| Problem to solve |
From the records below, copy out exactly the lines from the one containing "Let m(Z) = -3" to the one containing "Answer: $3375 - 1125", both included. Add nothing else.

| Raw data |
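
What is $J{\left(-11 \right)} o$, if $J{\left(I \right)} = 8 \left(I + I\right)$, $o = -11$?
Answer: $1936$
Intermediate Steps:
$J{\left(I \right)} = 16 I$ ($J{\left(I \right)} = 8 \cdot 2 I = 16 I$)
$J{\left(-11 \right)} o = 16 \left(-11\right) \left(-11\right) = \left(-176\right) \left(-11\right) = 1936$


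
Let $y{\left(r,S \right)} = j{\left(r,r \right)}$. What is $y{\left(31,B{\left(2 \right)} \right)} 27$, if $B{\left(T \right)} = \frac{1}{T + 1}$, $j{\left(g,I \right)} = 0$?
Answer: $0$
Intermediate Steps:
$B{\left(T \right)} = \frac{1}{1 + T}$
$y{\left(r,S \right)} = 0$
$y{\left(31,B{\left(2 \right)} \right)} 27 = 0 \cdot 27 = 0$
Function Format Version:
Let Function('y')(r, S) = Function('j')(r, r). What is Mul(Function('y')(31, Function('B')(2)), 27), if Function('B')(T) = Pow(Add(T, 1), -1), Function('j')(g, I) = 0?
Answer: 0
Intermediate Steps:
Function('B')(T) = Pow(Add(1, T), -1)
Function('y')(r, S) = 0
Mul(Function('y')(31, Function('B')(2)), 27) = Mul(0, 27) = 0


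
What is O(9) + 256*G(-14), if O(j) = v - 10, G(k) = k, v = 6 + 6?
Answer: -3582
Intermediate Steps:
v = 12
O(j) = 2 (O(j) = 12 - 10 = 2)
O(9) + 256*G(-14) = 2 + 256*(-14) = 2 - 3584 = -3582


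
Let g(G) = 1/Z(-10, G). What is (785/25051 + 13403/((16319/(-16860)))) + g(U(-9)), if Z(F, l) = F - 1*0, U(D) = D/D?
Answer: -56609172738919/4088072690 ≈ -13847.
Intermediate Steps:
U(D) = 1
Z(F, l) = F (Z(F, l) = F + 0 = F)
g(G) = -⅒ (g(G) = 1/(-10) = -⅒)
(785/25051 + 13403/((16319/(-16860)))) + g(U(-9)) = (785/25051 + 13403/((16319/(-16860)))) - ⅒ = (785*(1/25051) + 13403/((16319*(-1/16860)))) - ⅒ = (785/25051 + 13403/(-16319/16860)) - ⅒ = (785/25051 + 13403*(-16860/16319)) - ⅒ = (785/25051 - 225974580/16319) - ⅒ = -5660876393165/408807269 - ⅒ = -56609172738919/4088072690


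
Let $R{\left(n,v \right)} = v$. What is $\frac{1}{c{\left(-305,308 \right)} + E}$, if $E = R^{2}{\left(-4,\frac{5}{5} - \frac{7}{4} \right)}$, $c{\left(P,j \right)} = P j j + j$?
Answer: $- \frac{16}{462931383} \approx -3.4562 \cdot 10^{-8}$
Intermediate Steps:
$c{\left(P,j \right)} = j + P j^{2}$ ($c{\left(P,j \right)} = P j^{2} + j = j + P j^{2}$)
$E = \frac{9}{16}$ ($E = \left(\frac{5}{5} - \frac{7}{4}\right)^{2} = \left(5 \cdot \frac{1}{5} - \frac{7}{4}\right)^{2} = \left(1 - \frac{7}{4}\right)^{2} = \left(- \frac{3}{4}\right)^{2} = \frac{9}{16} \approx 0.5625$)
$\frac{1}{c{\left(-305,308 \right)} + E} = \frac{1}{308 \left(1 - 93940\right) + \frac{9}{16}} = \frac{1}{308 \left(-93939\right) + \frac{9}{16}} = \frac{1}{-28933212 + \frac{9}{16}} = \frac{1}{- \frac{462931383}{16}} = - \frac{16}{462931383}$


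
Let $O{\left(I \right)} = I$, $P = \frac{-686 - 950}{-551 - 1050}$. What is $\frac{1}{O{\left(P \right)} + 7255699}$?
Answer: $\frac{1601}{11616375735} \approx 1.3782 \cdot 10^{-7}$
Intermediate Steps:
$P = \frac{1636}{1601}$ ($P = - \frac{1636}{-1601} = \left(-1636\right) \left(- \frac{1}{1601}\right) = \frac{1636}{1601} \approx 1.0219$)
$\frac{1}{O{\left(P \right)} + 7255699} = \frac{1}{\frac{1636}{1601} + 7255699} = \frac{1}{\frac{11616375735}{1601}} = \frac{1601}{11616375735}$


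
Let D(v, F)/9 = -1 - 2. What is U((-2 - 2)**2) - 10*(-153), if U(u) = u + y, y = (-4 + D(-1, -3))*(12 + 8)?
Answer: 926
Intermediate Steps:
D(v, F) = -27 (D(v, F) = 9*(-1 - 2) = 9*(-3) = -27)
y = -620 (y = (-4 - 27)*(12 + 8) = -31*20 = -620)
U(u) = -620 + u (U(u) = u - 620 = -620 + u)
U((-2 - 2)**2) - 10*(-153) = (-620 + (-2 - 2)**2) - 10*(-153) = (-620 + (-4)**2) + 1530 = (-620 + 16) + 1530 = -604 + 1530 = 926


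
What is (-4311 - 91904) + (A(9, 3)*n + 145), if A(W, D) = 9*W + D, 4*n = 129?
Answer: -93361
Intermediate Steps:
n = 129/4 (n = (1/4)*129 = 129/4 ≈ 32.250)
A(W, D) = D + 9*W
(-4311 - 91904) + (A(9, 3)*n + 145) = (-4311 - 91904) + ((3 + 9*9)*(129/4) + 145) = -96215 + ((3 + 81)*(129/4) + 145) = -96215 + (84*(129/4) + 145) = -96215 + (2709 + 145) = -96215 + 2854 = -93361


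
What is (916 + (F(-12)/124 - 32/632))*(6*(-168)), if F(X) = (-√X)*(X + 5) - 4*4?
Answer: -2260786752/2449 - 3528*I*√3/31 ≈ -9.2315e+5 - 197.12*I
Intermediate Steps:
F(X) = -16 - √X*(5 + X) (F(X) = (-√X)*(5 + X) - 16 = -√X*(5 + X) - 16 = -16 - √X*(5 + X))
(916 + (F(-12)/124 - 32/632))*(6*(-168)) = (916 + ((-16 - (-12)^(3/2) - 10*I*√3)/124 - 32/632))*(6*(-168)) = (916 + ((-16 - (-24)*I*√3 - 10*I*√3)*(1/124) - 32*1/632))*(-1008) = (916 + ((-16 + 24*I*√3 - 10*I*√3)*(1/124) - 4/79))*(-1008) = (916 + ((-16 + 14*I*√3)*(1/124) - 4/79))*(-1008) = (916 + ((-4/31 + 7*I*√3/62) - 4/79))*(-1008) = (916 + (-440/2449 + 7*I*√3/62))*(-1008) = (2242844/2449 + 7*I*√3/62)*(-1008) = -2260786752/2449 - 3528*I*√3/31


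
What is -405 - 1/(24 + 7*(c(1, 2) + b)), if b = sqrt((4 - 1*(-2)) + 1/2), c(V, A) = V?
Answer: -520487/1285 + 7*sqrt(26)/1285 ≈ -405.02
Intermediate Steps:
b = sqrt(26)/2 (b = sqrt((4 + 2) + 1/2) = sqrt(6 + 1/2) = sqrt(13/2) = sqrt(26)/2 ≈ 2.5495)
-405 - 1/(24 + 7*(c(1, 2) + b)) = -405 - 1/(24 + 7*(1 + sqrt(26)/2)) = -405 - 1/(24 + (7 + 7*sqrt(26)/2)) = -405 - 1/(31 + 7*sqrt(26)/2)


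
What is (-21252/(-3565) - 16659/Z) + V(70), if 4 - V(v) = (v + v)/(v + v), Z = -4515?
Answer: 590232/46655 ≈ 12.651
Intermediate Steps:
V(v) = 3 (V(v) = 4 - (v + v)/(v + v) = 4 - 2*v/(2*v) = 4 - 2*v*1/(2*v) = 4 - 1*1 = 4 - 1 = 3)
(-21252/(-3565) - 16659/Z) + V(70) = (-21252/(-3565) - 16659/(-4515)) + 3 = (-21252*(-1/3565) - 16659*(-1/4515)) + 3 = (924/155 + 5553/1505) + 3 = 450267/46655 + 3 = 590232/46655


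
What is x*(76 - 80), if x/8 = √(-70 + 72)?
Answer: -32*√2 ≈ -45.255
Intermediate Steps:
x = 8*√2 (x = 8*√(-70 + 72) = 8*√2 ≈ 11.314)
x*(76 - 80) = (8*√2)*(76 - 80) = (8*√2)*(-4) = -32*√2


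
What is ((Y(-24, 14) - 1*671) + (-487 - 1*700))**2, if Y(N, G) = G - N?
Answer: 3312400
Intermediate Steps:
((Y(-24, 14) - 1*671) + (-487 - 1*700))**2 = (((14 - 1*(-24)) - 1*671) + (-487 - 1*700))**2 = (((14 + 24) - 671) + (-487 - 700))**2 = ((38 - 671) - 1187)**2 = (-633 - 1187)**2 = (-1820)**2 = 3312400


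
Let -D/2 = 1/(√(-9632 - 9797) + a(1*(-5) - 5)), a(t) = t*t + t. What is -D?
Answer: 180/27529 - 2*I*√19429/27529 ≈ 0.0065386 - 0.010127*I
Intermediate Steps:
a(t) = t + t² (a(t) = t² + t = t + t²)
D = -2/(90 + I*√19429) (D = -2/(√(-9632 - 9797) + (1*(-5) - 5)*(1 + (1*(-5) - 5))) = -2/(√(-19429) + (-5 - 5)*(1 + (-5 - 5))) = -2/(I*√19429 - 10*(1 - 10)) = -2/(I*√19429 - 10*(-9)) = -2/(I*√19429 + 90) = -2/(90 + I*√19429) ≈ -0.0065386 + 0.010127*I)
-D = -(-180/27529 + 2*I*√19429/27529) = 180/27529 - 2*I*√19429/27529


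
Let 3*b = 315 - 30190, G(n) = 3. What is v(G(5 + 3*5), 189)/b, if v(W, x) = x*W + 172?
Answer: -2217/29875 ≈ -0.074209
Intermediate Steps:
v(W, x) = 172 + W*x (v(W, x) = W*x + 172 = 172 + W*x)
b = -29875/3 (b = (315 - 30190)/3 = (1/3)*(-29875) = -29875/3 ≈ -9958.3)
v(G(5 + 3*5), 189)/b = (172 + 3*189)/(-29875/3) = (172 + 567)*(-3/29875) = 739*(-3/29875) = -2217/29875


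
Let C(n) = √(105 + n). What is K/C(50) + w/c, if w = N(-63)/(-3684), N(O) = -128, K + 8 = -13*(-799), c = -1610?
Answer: -16/741405 + 10379*√155/155 ≈ 833.66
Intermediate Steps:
K = 10379 (K = -8 - 13*(-799) = -8 + 10387 = 10379)
w = 32/921 (w = -128/(-3684) = -128*(-1/3684) = 32/921 ≈ 0.034745)
K/C(50) + w/c = 10379/(√(105 + 50)) + (32/921)/(-1610) = 10379/(√155) + (32/921)*(-1/1610) = 10379*(√155/155) - 16/741405 = 10379*√155/155 - 16/741405 = -16/741405 + 10379*√155/155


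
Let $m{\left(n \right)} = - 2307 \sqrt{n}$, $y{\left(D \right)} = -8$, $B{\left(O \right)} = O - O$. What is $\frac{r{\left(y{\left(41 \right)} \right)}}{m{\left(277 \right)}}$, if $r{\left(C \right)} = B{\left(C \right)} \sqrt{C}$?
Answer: $0$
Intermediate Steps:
$B{\left(O \right)} = 0$
$r{\left(C \right)} = 0$ ($r{\left(C \right)} = 0 \sqrt{C} = 0$)
$\frac{r{\left(y{\left(41 \right)} \right)}}{m{\left(277 \right)}} = \frac{0}{\left(-2307\right) \sqrt{277}} = 0 \left(- \frac{\sqrt{277}}{639039}\right) = 0$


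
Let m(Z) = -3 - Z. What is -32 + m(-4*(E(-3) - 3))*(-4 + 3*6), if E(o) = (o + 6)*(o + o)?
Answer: -1250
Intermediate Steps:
E(o) = 2*o*(6 + o) (E(o) = (6 + o)*(2*o) = 2*o*(6 + o))
-32 + m(-4*(E(-3) - 3))*(-4 + 3*6) = -32 + (-3 - (-4)*(2*(-3)*(6 - 3) - 3))*(-4 + 3*6) = -32 + (-3 - (-4)*(2*(-3)*3 - 3))*(-4 + 18) = -32 + (-3 - (-4)*(-18 - 3))*14 = -32 + (-3 - (-4)*(-21))*14 = -32 + (-3 - 1*84)*14 = -32 + (-3 - 84)*14 = -32 - 87*14 = -32 - 1218 = -1250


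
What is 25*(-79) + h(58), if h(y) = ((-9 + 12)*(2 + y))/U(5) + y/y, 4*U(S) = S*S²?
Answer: -49206/25 ≈ -1968.2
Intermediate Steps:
U(S) = S³/4 (U(S) = (S*S²)/4 = S³/4)
h(y) = 149/125 + 12*y/125 (h(y) = ((-9 + 12)*(2 + y))/(((¼)*5³)) + y/y = (3*(2 + y))/(((¼)*125)) + 1 = (6 + 3*y)/(125/4) + 1 = (6 + 3*y)*(4/125) + 1 = (24/125 + 12*y/125) + 1 = 149/125 + 12*y/125)
25*(-79) + h(58) = 25*(-79) + (149/125 + (12/125)*58) = -1975 + (149/125 + 696/125) = -1975 + 169/25 = -49206/25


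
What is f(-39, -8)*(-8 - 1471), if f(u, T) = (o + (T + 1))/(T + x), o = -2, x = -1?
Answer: -1479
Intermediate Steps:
f(u, T) = 1 (f(u, T) = (-2 + (T + 1))/(T - 1) = (-2 + (1 + T))/(-1 + T) = (-1 + T)/(-1 + T) = 1)
f(-39, -8)*(-8 - 1471) = 1*(-8 - 1471) = 1*(-1479) = -1479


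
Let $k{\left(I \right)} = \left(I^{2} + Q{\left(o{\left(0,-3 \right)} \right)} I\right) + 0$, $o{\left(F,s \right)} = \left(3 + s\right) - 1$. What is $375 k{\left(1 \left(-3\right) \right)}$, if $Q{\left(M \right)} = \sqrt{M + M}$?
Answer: $3375 - 1125 i \sqrt{2} \approx 3375.0 - 1591.0 i$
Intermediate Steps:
$o{\left(F,s \right)} = 2 + s$
$Q{\left(M \right)} = \sqrt{2} \sqrt{M}$ ($Q{\left(M \right)} = \sqrt{2 M} = \sqrt{2} \sqrt{M}$)
$k{\left(I \right)} = I^{2} + i I \sqrt{2}$ ($k{\left(I \right)} = \left(I^{2} + \sqrt{2} \sqrt{2 - 3} I\right) + 0 = \left(I^{2} + \sqrt{2} \sqrt{-1} I\right) + 0 = \left(I^{2} + \sqrt{2} i I\right) + 0 = \left(I^{2} + i \sqrt{2} I\right) + 0 = \left(I^{2} + i I \sqrt{2}\right) + 0 = I^{2} + i I \sqrt{2}$)
$375 k{\left(1 \left(-3\right) \right)} = 375 \cdot 1 \left(-3\right) \left(1 \left(-3\right) + i \sqrt{2}\right) = 375 \left(- 3 \left(-3 + i \sqrt{2}\right)\right) = 375 \left(9 - 3 i \sqrt{2}\right) = 3375 - 1125 i \sqrt{2}$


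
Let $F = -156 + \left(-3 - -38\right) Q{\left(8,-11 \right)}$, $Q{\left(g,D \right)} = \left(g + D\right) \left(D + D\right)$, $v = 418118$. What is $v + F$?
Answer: $420272$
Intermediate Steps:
$Q{\left(g,D \right)} = 2 D \left(D + g\right)$ ($Q{\left(g,D \right)} = \left(D + g\right) 2 D = 2 D \left(D + g\right)$)
$F = 2154$ ($F = -156 + \left(-3 - -38\right) 2 \left(-11\right) \left(-11 + 8\right) = -156 + \left(-3 + 38\right) 2 \left(-11\right) \left(-3\right) = -156 + 35 \cdot 66 = -156 + 2310 = 2154$)
$v + F = 418118 + 2154 = 420272$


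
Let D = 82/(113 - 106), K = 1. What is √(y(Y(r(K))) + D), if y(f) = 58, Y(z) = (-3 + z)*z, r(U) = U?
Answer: 2*√854/7 ≈ 8.3495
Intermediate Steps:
Y(z) = z*(-3 + z)
D = 82/7 ≈ 11.714
√(y(Y(r(K))) + D) = √(58 + 82/7) = √(488/7) = 2*√854/7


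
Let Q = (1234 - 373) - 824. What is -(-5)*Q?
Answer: 185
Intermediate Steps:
Q = 37 (Q = 861 - 824 = 37)
-(-5)*Q = -(-5)*37 = -1*(-185) = 185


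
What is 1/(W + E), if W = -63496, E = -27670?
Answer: -1/91166 ≈ -1.0969e-5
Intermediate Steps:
1/(W + E) = 1/(-63496 - 27670) = 1/(-91166) = -1/91166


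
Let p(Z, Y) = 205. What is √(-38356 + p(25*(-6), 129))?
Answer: 9*I*√471 ≈ 195.32*I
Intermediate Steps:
√(-38356 + p(25*(-6), 129)) = √(-38356 + 205) = √(-38151) = 9*I*√471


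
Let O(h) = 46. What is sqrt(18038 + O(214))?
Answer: 2*sqrt(4521) ≈ 134.48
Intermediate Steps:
sqrt(18038 + O(214)) = sqrt(18038 + 46) = sqrt(18084) = 2*sqrt(4521)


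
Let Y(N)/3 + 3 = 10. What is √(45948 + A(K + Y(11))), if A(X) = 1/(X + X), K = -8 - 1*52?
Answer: √279547554/78 ≈ 214.35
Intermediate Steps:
K = -60 (K = -8 - 52 = -60)
Y(N) = 21 (Y(N) = -9 + 3*10 = -9 + 30 = 21)
A(X) = 1/(2*X)
√(45948 + A(K + Y(11))) = √(45948 + 1/(2*(-60 + 21))) = √(45948 + (½)/(-39)) = √(45948 + (½)*(-1/39)) = √(45948 - 1/78) = √(3583943/78) = √279547554/78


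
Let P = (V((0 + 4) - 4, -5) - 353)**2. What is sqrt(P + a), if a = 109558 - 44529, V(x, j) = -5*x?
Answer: sqrt(189638) ≈ 435.47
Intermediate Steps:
P = 124609 (P = (-5*((0 + 4) - 4) - 353)**2 = (-5*(4 - 4) - 353)**2 = (-5*0 - 353)**2 = (0 - 353)**2 = (-353)**2 = 124609)
a = 65029
sqrt(P + a) = sqrt(124609 + 65029) = sqrt(189638)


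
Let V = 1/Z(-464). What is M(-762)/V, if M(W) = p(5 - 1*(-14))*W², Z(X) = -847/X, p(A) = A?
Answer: 2336075973/116 ≈ 2.0139e+7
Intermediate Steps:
M(W) = 19*W² (M(W) = (5 - 1*(-14))*W² = (5 + 14)*W² = 19*W²)
V = 464/847 (V = 1/(-847/(-464)) = 1/(-847*(-1/464)) = 1/(847/464) = 464/847 ≈ 0.54782)
M(-762)/V = (19*(-762)²)/(464/847) = (19*580644)*(847/464) = 11032236*(847/464) = 2336075973/116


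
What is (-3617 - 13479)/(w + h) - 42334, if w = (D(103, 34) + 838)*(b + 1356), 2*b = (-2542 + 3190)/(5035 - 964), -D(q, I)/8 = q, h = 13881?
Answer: -1888090685150/44599317 ≈ -42335.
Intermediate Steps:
D(q, I) = -8*q
b = 108/1357 (b = ((-2542 + 3190)/(5035 - 964))/2 = (648/4071)/2 = (648*(1/4071))/2 = (½)*(216/1357) = 108/1357 ≈ 0.079587)
w = 25762800/1357 (w = (-8*103 + 838)*(108/1357 + 1356) = (-824 + 838)*(1840200/1357) = 14*(1840200/1357) = 25762800/1357 ≈ 18985.)
(-3617 - 13479)/(w + h) - 42334 = (-3617 - 13479)/(25762800/1357 + 13881) - 42334 = -17096/44599317/1357 - 42334 = -17096*1357/44599317 - 42334 = -23199272/44599317 - 42334 = -1888090685150/44599317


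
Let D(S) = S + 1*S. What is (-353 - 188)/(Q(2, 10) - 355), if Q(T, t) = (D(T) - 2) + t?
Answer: 541/343 ≈ 1.5773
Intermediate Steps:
D(S) = 2*S (D(S) = S + S = 2*S)
Q(T, t) = -2 + t + 2*T (Q(T, t) = (2*T - 2) + t = (-2 + 2*T) + t = -2 + t + 2*T)
(-353 - 188)/(Q(2, 10) - 355) = (-353 - 188)/((-2 + 10 + 2*2) - 355) = -541/((-2 + 10 + 4) - 355) = -541/(12 - 355) = -541/(-343) = -541*(-1/343) = 541/343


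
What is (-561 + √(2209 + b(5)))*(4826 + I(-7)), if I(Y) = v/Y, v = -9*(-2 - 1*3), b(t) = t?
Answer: -18926457/7 + 101211*√246/7 ≈ -2.4770e+6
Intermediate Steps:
v = 45 (v = -9*(-2 - 3) = -9*(-5) = 45)
I(Y) = 45/Y
(-561 + √(2209 + b(5)))*(4826 + I(-7)) = (-561 + √(2209 + 5))*(4826 + 45/(-7)) = (-561 + √2214)*(4826 + 45*(-⅐)) = (-561 + 3*√246)*(4826 - 45/7) = (-561 + 3*√246)*(33737/7) = -18926457/7 + 101211*√246/7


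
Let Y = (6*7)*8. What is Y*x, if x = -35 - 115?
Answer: -50400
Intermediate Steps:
Y = 336 (Y = 42*8 = 336)
x = -150
Y*x = 336*(-150) = -50400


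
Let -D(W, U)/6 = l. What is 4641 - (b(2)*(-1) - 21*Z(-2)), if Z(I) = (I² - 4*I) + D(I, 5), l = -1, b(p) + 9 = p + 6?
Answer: 5018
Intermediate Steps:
b(p) = -3 + p (b(p) = -9 + (p + 6) = -9 + (6 + p) = -3 + p)
D(W, U) = 6 (D(W, U) = -6*(-1) = 6)
Z(I) = 6 + I² - 4*I (Z(I) = (I² - 4*I) + 6 = 6 + I² - 4*I)
4641 - (b(2)*(-1) - 21*Z(-2)) = 4641 - ((-3 + 2)*(-1) - 21*(6 + (-2)² - 4*(-2))) = 4641 - (-1*(-1) - 21*(6 + 4 + 8)) = 4641 - (1 - 21*18) = 4641 - (1 - 378) = 4641 - 1*(-377) = 4641 + 377 = 5018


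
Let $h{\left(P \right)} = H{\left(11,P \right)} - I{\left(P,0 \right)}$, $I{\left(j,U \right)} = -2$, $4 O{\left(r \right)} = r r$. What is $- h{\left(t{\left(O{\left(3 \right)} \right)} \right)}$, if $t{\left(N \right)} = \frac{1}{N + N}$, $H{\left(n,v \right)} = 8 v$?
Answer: $- \frac{34}{9} \approx -3.7778$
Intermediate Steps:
$O{\left(r \right)} = \frac{r^{2}}{4}$ ($O{\left(r \right)} = \frac{r r}{4} = \frac{r^{2}}{4}$)
$t{\left(N \right)} = \frac{1}{2 N}$
$h{\left(P \right)} = 2 + 8 P$ ($h{\left(P \right)} = 8 P - -2 = 8 P + 2 = 2 + 8 P$)
$- h{\left(t{\left(O{\left(3 \right)} \right)} \right)} = - (2 + 8 \frac{1}{2 \frac{3^{2}}{4}}) = - (2 + 8 \frac{1}{2 \cdot \frac{1}{4} \cdot 9}) = - (2 + 8 \frac{1}{2 \cdot \frac{9}{4}}) = - (2 + 8 \cdot \frac{1}{2} \cdot \frac{4}{9}) = - (2 + 8 \cdot \frac{2}{9}) = - (2 + \frac{16}{9}) = \left(-1\right) \frac{34}{9} = - \frac{34}{9}$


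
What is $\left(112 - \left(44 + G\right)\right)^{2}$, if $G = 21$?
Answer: $2209$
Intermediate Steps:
$\left(112 - \left(44 + G\right)\right)^{2} = \left(112 - 65\right)^{2} = 47^{2} = 2209$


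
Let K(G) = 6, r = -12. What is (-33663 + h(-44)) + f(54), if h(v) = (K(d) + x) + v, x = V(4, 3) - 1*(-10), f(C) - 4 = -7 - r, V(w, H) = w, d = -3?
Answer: -33678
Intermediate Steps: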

| Reply |
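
Let m(Z) = -3 - Z. What is -32 + m(-4*(E(-3) - 3))*(-4 + 3*6), if E(o) = (o + 6)*(o + o)?
Answer: -1250
Intermediate Steps:
E(o) = 2*o*(6 + o) (E(o) = (6 + o)*(2*o) = 2*o*(6 + o))
-32 + m(-4*(E(-3) - 3))*(-4 + 3*6) = -32 + (-3 - (-4)*(2*(-3)*(6 - 3) - 3))*(-4 + 3*6) = -32 + (-3 - (-4)*(2*(-3)*3 - 3))*(-4 + 18) = -32 + (-3 - (-4)*(-18 - 3))*14 = -32 + (-3 - (-4)*(-21))*14 = -32 + (-3 - 1*84)*14 = -32 + (-3 - 84)*14 = -32 - 87*14 = -32 - 1218 = -1250


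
What is 25*(-79) + h(58), if h(y) = ((-9 + 12)*(2 + y))/U(5) + y/y, 4*U(S) = S*S²?
Answer: -49206/25 ≈ -1968.2
Intermediate Steps:
U(S) = S³/4 (U(S) = (S*S²)/4 = S³/4)
h(y) = 149/125 + 12*y/125 (h(y) = ((-9 + 12)*(2 + y))/(((¼)*5³)) + y/y = (3*(2 + y))/(((¼)*125)) + 1 = (6 + 3*y)/(125/4) + 1 = (6 + 3*y)*(4/125) + 1 = (24/125 + 12*y/125) + 1 = 149/125 + 12*y/125)
25*(-79) + h(58) = 25*(-79) + (149/125 + (12/125)*58) = -1975 + (149/125 + 696/125) = -1975 + 169/25 = -49206/25


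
What is f(-39, -8)*(-8 - 1471), if f(u, T) = (o + (T + 1))/(T + x), o = -2, x = -1?
Answer: -1479
Intermediate Steps:
f(u, T) = 1 (f(u, T) = (-2 + (T + 1))/(T - 1) = (-2 + (1 + T))/(-1 + T) = (-1 + T)/(-1 + T) = 1)
f(-39, -8)*(-8 - 1471) = 1*(-8 - 1471) = 1*(-1479) = -1479


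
Let $k{\left(I \right)} = \left(I^{2} + Q{\left(o{\left(0,-3 \right)} \right)} I\right) + 0$, $o{\left(F,s \right)} = \left(3 + s\right) - 1$. What is $375 k{\left(1 \left(-3\right) \right)}$, if $Q{\left(M \right)} = \sqrt{M + M}$?
Answer: $3375 - 1125 i \sqrt{2} \approx 3375.0 - 1591.0 i$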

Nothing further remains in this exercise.